▸ Your objective:
Each line from the one containing "Consider the system X'" through the last line of the data below is to be written out verbatim, and nothing more.

▸ Data provided:
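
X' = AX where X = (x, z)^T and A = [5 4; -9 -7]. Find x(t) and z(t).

x(t) = 2C_1e^(-t) + 2C_2te^(-t) + C_2e^(-t), z(t) = -3C_1e^(-t) - 3C_2te^(-t) - C_2e^(-t)

Coefficient matrix A = [[5, 4], [-9, -7]].
Characteristic polynomial det(A - λI) = λ^2 + 2λ + 1 = 0.
Single eigenvalue λ = -1 with algebraic multiplicity 2.
Eigenvector v = (2,-3); generalized eigenvector w with (A-λI)w=v is (1,-1).
General solution: e^(-t)[C_1·v + C_2·(t·v + w)].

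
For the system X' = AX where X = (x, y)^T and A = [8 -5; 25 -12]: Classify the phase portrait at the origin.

stable spiral

A = [[8,-5],[25,-12]]; det(A-λI) = λ^2 + 4λ + 29.
λ = -2 ± 5i: negative real part.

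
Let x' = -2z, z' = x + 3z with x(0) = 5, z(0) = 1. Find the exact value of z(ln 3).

A = [[0,-2],[1,3]]; eigenvalues λ = 1, 2.
Eigenvectors: (2,-1) for λ=1, (1,-1) for λ=2.
From the initial condition, c_1 = 6, c_2 = -7.
z(ln 3) = (6)(3^1)(-1) + (-7)(3^2)(-1) = 45.

45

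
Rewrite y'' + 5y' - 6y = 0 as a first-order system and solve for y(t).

Let x_1 = y, x_2 = y'. Then x_1' = x_2 and x_2' = 6x_1 - 5x_2.
A = [[0,1],[6,-5]]; det(A-λI) = λ^2 + 5λ - 6.
Eigenvalues λ = 1, -6 with eigenvectors (1,1), (1,-6).

y(t) = c_1e^(t) + c_2e^(-6t)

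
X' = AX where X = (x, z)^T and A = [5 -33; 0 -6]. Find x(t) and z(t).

x(t) = K_1e^(5t) + 3K_2e^(-6t), z(t) = K_2e^(-6t)

Coefficient matrix A = [[5, -33], [0, -6]].
Characteristic polynomial det(A - λI) = λ^2 + λ - 30 = 0.
Eigenvalues λ = 5, -6.
For λ=5: (A-λI) row 1 is [0, -33], so an eigenvector is (1, 0).
For λ=-6: (A-λI) row 1 is [11, -33], so an eigenvector is (3, 1).
General solution: K_1e^(5t)(1,0) + K_2e^(-6t)(3,1).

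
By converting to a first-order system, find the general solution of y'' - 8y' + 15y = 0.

y(t) = c_1e^(5t) + c_2e^(3t)

Let x_1 = y, x_2 = y'. Then x_1' = x_2 and x_2' = -15x_1 + 8x_2.
A = [[0,1],[-15,8]]; det(A-λI) = λ^2 - 8λ + 15.
Eigenvalues λ = 5, 3 with eigenvectors (1,5), (1,3).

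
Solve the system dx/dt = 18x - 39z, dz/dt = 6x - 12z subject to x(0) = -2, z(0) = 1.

x(t) = -23e^(3t)sin(3t) - 2e^(3t)cos(3t), z(t) = -9e^(3t)sin(3t) + e^(3t)cos(3t)

Coefficient matrix A = [[18, -39], [6, -12]].
Characteristic polynomial det(A - λI) = λ^2 - 6λ + 18 = 0.
Eigenvalues λ = 3 ± 3i (complex conjugate pair).
For λ=3+3i: an eigenvector is (-3,-1) - i(-2,-1) = (-3 + 2i, -1 + i).
A real fundamental pair from Re and Im of e^((3+3i)t)v: X_1 = e^(3t)(cos(3t)·(-3,-1) + sin(3t)·(-2,-1)), X_2 = e^(3t)(sin(3t)·(-3,-1) - cos(3t)·(-2,-1)).
General solution: c_1X_1 + c_2X_2.
Applying x(0)=-2, z(0)=1 gives c_1=4, c_2=5.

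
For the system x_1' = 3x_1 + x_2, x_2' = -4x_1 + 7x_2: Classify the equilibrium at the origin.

A = [[3,1],[-4,7]]; det(A-λI) = λ^2 - 10λ + 25.
repeated λ = 5 with a single eigenvector.

unstable improper node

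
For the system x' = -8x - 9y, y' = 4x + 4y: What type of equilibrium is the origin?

A = [[-8,-9],[4,4]]; det(A-λI) = λ^2 + 4λ + 4.
repeated λ = -2 with a single eigenvector.

stable improper node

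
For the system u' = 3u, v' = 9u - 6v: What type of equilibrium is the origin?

saddle

A = [[3,0],[9,-6]]; det(A-λI) = λ^2 + 3λ - 18.
λ = -6, 3: opposite signs.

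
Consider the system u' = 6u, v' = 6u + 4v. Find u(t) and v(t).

u(t) = -c_2e^(6t), v(t) = c_1e^(4t) - 3c_2e^(6t)

Coefficient matrix A = [[6, 0], [6, 4]].
Characteristic polynomial det(A - λI) = λ^2 - 10λ + 24 = 0.
Eigenvalues λ = 4, 6.
For λ=4: (A-λI) row 1 is [2, 0], so an eigenvector is (0, 1).
For λ=6: (A-λI) row 2 is [6, -2], so an eigenvector is (-1, -3).
General solution: c_1e^(4t)(0,1) + c_2e^(6t)(-1,-3).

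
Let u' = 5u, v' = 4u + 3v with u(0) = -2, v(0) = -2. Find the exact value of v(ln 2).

-112

A = [[5,0],[4,3]]; eigenvalues λ = 5, 3.
Eigenvectors: (-1,-2) for λ=5, (0,1) for λ=3.
From the initial condition, c_1 = 2, c_2 = 2.
v(ln 2) = (2)(2^5)(-2) + (2)(2^3)(1) = -112.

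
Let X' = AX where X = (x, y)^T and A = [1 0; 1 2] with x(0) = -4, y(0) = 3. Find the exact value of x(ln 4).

-16

A = [[1,0],[1,2]]; eigenvalues λ = 1, 2.
Eigenvectors: (1,-1) for λ=1, (0,-1) for λ=2.
From the initial condition, c_1 = -4, c_2 = 1.
x(ln 4) = (-4)(4^1)(1) + (1)(4^2)(0) = -16.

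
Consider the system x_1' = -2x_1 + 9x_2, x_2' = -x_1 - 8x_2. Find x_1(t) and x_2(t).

x_1(t) = -3K_1e^(-5t) - 3K_2te^(-5t) - K_2e^(-5t), x_2(t) = K_1e^(-5t) + K_2te^(-5t)

Coefficient matrix A = [[-2, 9], [-1, -8]].
Characteristic polynomial det(A - λI) = λ^2 + 10λ + 25 = 0.
Single eigenvalue λ = -5 with algebraic multiplicity 2.
Eigenvector v = (-3,1); generalized eigenvector w with (A-λI)w=v is (-1,0).
General solution: e^(-5t)[K_1·v + K_2·(t·v + w)].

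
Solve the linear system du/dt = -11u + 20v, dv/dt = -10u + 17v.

Coefficient matrix A = [[-11, 20], [-10, 17]].
Characteristic polynomial det(A - λI) = λ^2 - 6λ + 13 = 0.
Eigenvalues λ = 3 ± 2i (complex conjugate pair).
For λ=3+2i: an eigenvector is (3,2) - i(-1,-1) = (3 + i, 2 + i).
A real fundamental pair from Re and Im of e^((3+2i)t)v: X_1 = e^(3t)(cos(2t)·(3,2) + sin(2t)·(-1,-1)), X_2 = e^(3t)(sin(2t)·(3,2) - cos(2t)·(-1,-1)).
General solution: C_1X_1 + C_2X_2.

u(t) = -C_1e^(3t)sin(2t) + 3C_1e^(3t)cos(2t) + 3C_2e^(3t)sin(2t) + C_2e^(3t)cos(2t), v(t) = -C_1e^(3t)sin(2t) + 2C_1e^(3t)cos(2t) + 2C_2e^(3t)sin(2t) + C_2e^(3t)cos(2t)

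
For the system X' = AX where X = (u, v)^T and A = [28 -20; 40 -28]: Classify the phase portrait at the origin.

center

A = [[28,-20],[40,-28]]; det(A-λI) = λ^2 + 16.
λ = 0 ± 4i: zero real part.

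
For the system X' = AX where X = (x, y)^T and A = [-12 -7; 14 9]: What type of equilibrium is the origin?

A = [[-12,-7],[14,9]]; det(A-λI) = λ^2 + 3λ - 10.
λ = -5, 2: opposite signs.

saddle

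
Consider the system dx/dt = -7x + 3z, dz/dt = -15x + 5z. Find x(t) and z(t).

Coefficient matrix A = [[-7, 3], [-15, 5]].
Characteristic polynomial det(A - λI) = λ^2 + 2λ + 10 = 0.
Eigenvalues λ = -1 ± 3i (complex conjugate pair).
For λ=-1+3i: an eigenvector is (0,-1) - i(-1,-2) = (0 + i, -1 + 2i).
A real fundamental pair from Re and Im of e^((-1+3i)t)v: X_1 = e^(-t)(cos(3t)·(0,-1) + sin(3t)·(-1,-2)), X_2 = e^(-t)(sin(3t)·(0,-1) - cos(3t)·(-1,-2)).
General solution: K_1X_1 + K_2X_2.

x(t) = -K_1e^(-t)sin(3t) + K_2e^(-t)cos(3t), z(t) = -2K_1e^(-t)sin(3t) - K_1e^(-t)cos(3t) - K_2e^(-t)sin(3t) + 2K_2e^(-t)cos(3t)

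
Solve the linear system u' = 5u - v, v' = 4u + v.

Coefficient matrix A = [[5, -1], [4, 1]].
Characteristic polynomial det(A - λI) = λ^2 - 6λ + 9 = 0.
Single eigenvalue λ = 3 with algebraic multiplicity 2.
Eigenvector v = (1,2); generalized eigenvector w with (A-λI)w=v is (2,3).
General solution: e^(3t)[C_1·v + C_2·(t·v + w)].

u(t) = C_1e^(3t) + C_2te^(3t) + 2C_2e^(3t), v(t) = 2C_1e^(3t) + 2C_2te^(3t) + 3C_2e^(3t)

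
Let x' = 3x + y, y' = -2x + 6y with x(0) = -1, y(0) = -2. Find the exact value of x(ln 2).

-32

A = [[3,1],[-2,6]]; eigenvalues λ = 4, 5.
Eigenvectors: (-1,-1) for λ=4, (-1,-2) for λ=5.
From the initial condition, c_1 = 0, c_2 = 1.
x(ln 2) = (0)(2^4)(-1) + (1)(2^5)(-1) = -32.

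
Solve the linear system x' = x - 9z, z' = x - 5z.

x(t) = -3C_1e^(-2t) - 3C_2te^(-2t) - C_2e^(-2t), z(t) = -C_1e^(-2t) - C_2te^(-2t)

Coefficient matrix A = [[1, -9], [1, -5]].
Characteristic polynomial det(A - λI) = λ^2 + 4λ + 4 = 0.
Single eigenvalue λ = -2 with algebraic multiplicity 2.
Eigenvector v = (-3,-1); generalized eigenvector w with (A-λI)w=v is (-1,0).
General solution: e^(-2t)[C_1·v + C_2·(t·v + w)].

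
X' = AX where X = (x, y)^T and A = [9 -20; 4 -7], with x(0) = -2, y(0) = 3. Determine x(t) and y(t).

x(t) = -19e^(t)sin(4t) - 2e^(t)cos(4t), y(t) = -8e^(t)sin(4t) + 3e^(t)cos(4t)

Coefficient matrix A = [[9, -20], [4, -7]].
Characteristic polynomial det(A - λI) = λ^2 - 2λ + 17 = 0.
Eigenvalues λ = 1 ± 4i (complex conjugate pair).
For λ=1+4i: an eigenvector is (1,0) - i(2,1) = (1 - 2i, 0 - i).
A real fundamental pair from Re and Im of e^((1+4i)t)v: X_1 = e^(t)(cos(4t)·(1,0) + sin(4t)·(2,1)), X_2 = e^(t)(sin(4t)·(1,0) - cos(4t)·(2,1)).
General solution: c_1X_1 + c_2X_2.
Applying x(0)=-2, y(0)=3 gives c_1=-8, c_2=-3.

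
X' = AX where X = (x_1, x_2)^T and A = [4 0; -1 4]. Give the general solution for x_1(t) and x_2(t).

x_1(t) = -c_2e^(4t), x_2(t) = c_1e^(4t) + c_2te^(4t) + c_2e^(4t)

Coefficient matrix A = [[4, 0], [-1, 4]].
Characteristic polynomial det(A - λI) = λ^2 - 8λ + 16 = 0.
Single eigenvalue λ = 4 with algebraic multiplicity 2.
Eigenvector v = (0,1); generalized eigenvector w with (A-λI)w=v is (-1,1).
General solution: e^(4t)[c_1·v + c_2·(t·v + w)].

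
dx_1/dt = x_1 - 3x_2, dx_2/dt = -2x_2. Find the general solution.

Coefficient matrix A = [[1, -3], [0, -2]].
Characteristic polynomial det(A - λI) = λ^2 + λ - 2 = 0.
Eigenvalues λ = -2, 1.
For λ=-2: (A-λI) row 1 is [3, -3], so an eigenvector is (1, 1).
For λ=1: (A-λI) row 1 is [0, -3], so an eigenvector is (-1, 0).
General solution: c_1e^(-2t)(1,1) + c_2e^(t)(-1,0).

x_1(t) = c_1e^(-2t) - c_2e^(t), x_2(t) = c_1e^(-2t)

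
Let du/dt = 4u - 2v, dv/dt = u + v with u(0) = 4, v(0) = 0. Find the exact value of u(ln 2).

48

A = [[4,-2],[1,1]]; eigenvalues λ = 2, 3.
Eigenvectors: (-1,-1) for λ=2, (2,1) for λ=3.
From the initial condition, c_1 = 4, c_2 = 4.
u(ln 2) = (4)(2^2)(-1) + (4)(2^3)(2) = 48.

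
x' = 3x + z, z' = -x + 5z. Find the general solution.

Coefficient matrix A = [[3, 1], [-1, 5]].
Characteristic polynomial det(A - λI) = λ^2 - 8λ + 16 = 0.
Single eigenvalue λ = 4 with algebraic multiplicity 2.
Eigenvector v = (-1,-1); generalized eigenvector w with (A-λI)w=v is (3,2).
General solution: e^(4t)[c_1·v + c_2·(t·v + w)].

x(t) = -c_1e^(4t) - c_2te^(4t) + 3c_2e^(4t), z(t) = -c_1e^(4t) - c_2te^(4t) + 2c_2e^(4t)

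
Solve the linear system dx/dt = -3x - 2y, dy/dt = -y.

x(t) = -c_1e^(-3t) - c_2e^(-t), y(t) = c_2e^(-t)

Coefficient matrix A = [[-3, -2], [0, -1]].
Characteristic polynomial det(A - λI) = λ^2 + 4λ + 3 = 0.
Eigenvalues λ = -3, -1.
For λ=-3: (A-λI) row 1 is [0, -2], so an eigenvector is (-1, 0).
For λ=-1: (A-λI) row 1 is [-2, -2], so an eigenvector is (-1, 1).
General solution: c_1e^(-3t)(-1,0) + c_2e^(-t)(-1,1).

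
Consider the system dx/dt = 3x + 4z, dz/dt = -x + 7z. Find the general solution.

x(t) = 2K_1e^(5t) + 2K_2te^(5t) + 3K_2e^(5t), z(t) = K_1e^(5t) + K_2te^(5t) + 2K_2e^(5t)

Coefficient matrix A = [[3, 4], [-1, 7]].
Characteristic polynomial det(A - λI) = λ^2 - 10λ + 25 = 0.
Single eigenvalue λ = 5 with algebraic multiplicity 2.
Eigenvector v = (2,1); generalized eigenvector w with (A-λI)w=v is (3,2).
General solution: e^(5t)[K_1·v + K_2·(t·v + w)].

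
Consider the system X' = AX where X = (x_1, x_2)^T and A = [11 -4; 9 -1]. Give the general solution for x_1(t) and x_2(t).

Coefficient matrix A = [[11, -4], [9, -1]].
Characteristic polynomial det(A - λI) = λ^2 - 10λ + 25 = 0.
Single eigenvalue λ = 5 with algebraic multiplicity 2.
Eigenvector v = (-2,-3); generalized eigenvector w with (A-λI)w=v is (-1,-1).
General solution: e^(5t)[K_1·v + K_2·(t·v + w)].

x_1(t) = -2K_1e^(5t) - 2K_2te^(5t) - K_2e^(5t), x_2(t) = -3K_1e^(5t) - 3K_2te^(5t) - K_2e^(5t)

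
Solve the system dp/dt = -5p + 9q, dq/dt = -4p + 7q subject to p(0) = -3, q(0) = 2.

Coefficient matrix A = [[-5, 9], [-4, 7]].
Characteristic polynomial det(A - λI) = λ^2 - 2λ + 1 = 0.
Single eigenvalue λ = 1 with algebraic multiplicity 2.
Eigenvector v = (3,2); generalized eigenvector w with (A-λI)w=v is (1,1).
General solution: e^(t)[c_1·v + c_2·(t·v + w)].
Applying p(0)=-3, q(0)=2 gives c_1=-5, c_2=12.

p(t) = 36te^(t) - 3e^(t), q(t) = 24te^(t) + 2e^(t)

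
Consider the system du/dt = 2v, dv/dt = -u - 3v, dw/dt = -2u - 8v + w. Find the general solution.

Coefficient matrix A = [[0, 2, 0], [-1, -3, 0], [-2, -8, 1]].
det(A - λI) = 0 gives eigenvalues λ = -2, -1, 1.
For λ=-2: eigenvector (-1,1,2).
For λ=-1: eigenvector (2,-1,-2).
For λ=1: eigenvector (0,0,-1).
General solution: K_1e^(-2t)(-1,1,2) + K_2e^(-t)(2,-1,-2) + K_3e^(t)(0,0,-1).

u(t) = -K_1e^(-2t) + 2K_2e^(-t), v(t) = K_1e^(-2t) - K_2e^(-t), w(t) = 2K_1e^(-2t) - 2K_2e^(-t) - K_3e^(t)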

▸ Answer to this task:
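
Consider the system X' = AX where X = (x_1, x_2)^T and A = [11 -4; 9 -1]. Give the general solution for x_1(t) and x_2(t).

Coefficient matrix A = [[11, -4], [9, -1]].
Characteristic polynomial det(A - λI) = λ^2 - 10λ + 25 = 0.
Single eigenvalue λ = 5 with algebraic multiplicity 2.
Eigenvector v = (-2,-3); generalized eigenvector w with (A-λI)w=v is (-1,-1).
General solution: e^(5t)[K_1·v + K_2·(t·v + w)].

x_1(t) = -2K_1e^(5t) - 2K_2te^(5t) - K_2e^(5t), x_2(t) = -3K_1e^(5t) - 3K_2te^(5t) - K_2e^(5t)

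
Solve the system dp/dt = -5p + 9q, dq/dt = -4p + 7q subject to p(0) = -3, q(0) = 2.

Coefficient matrix A = [[-5, 9], [-4, 7]].
Characteristic polynomial det(A - λI) = λ^2 - 2λ + 1 = 0.
Single eigenvalue λ = 1 with algebraic multiplicity 2.
Eigenvector v = (3,2); generalized eigenvector w with (A-λI)w=v is (1,1).
General solution: e^(t)[c_1·v + c_2·(t·v + w)].
Applying p(0)=-3, q(0)=2 gives c_1=-5, c_2=12.

p(t) = 36te^(t) - 3e^(t), q(t) = 24te^(t) + 2e^(t)

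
Consider the system du/dt = 2v, dv/dt = -u - 3v, dw/dt = -2u - 8v + w. Find the general solution.

Coefficient matrix A = [[0, 2, 0], [-1, -3, 0], [-2, -8, 1]].
det(A - λI) = 0 gives eigenvalues λ = -2, -1, 1.
For λ=-2: eigenvector (-1,1,2).
For λ=-1: eigenvector (2,-1,-2).
For λ=1: eigenvector (0,0,-1).
General solution: K_1e^(-2t)(-1,1,2) + K_2e^(-t)(2,-1,-2) + K_3e^(t)(0,0,-1).

u(t) = -K_1e^(-2t) + 2K_2e^(-t), v(t) = K_1e^(-2t) - K_2e^(-t), w(t) = 2K_1e^(-2t) - 2K_2e^(-t) - K_3e^(t)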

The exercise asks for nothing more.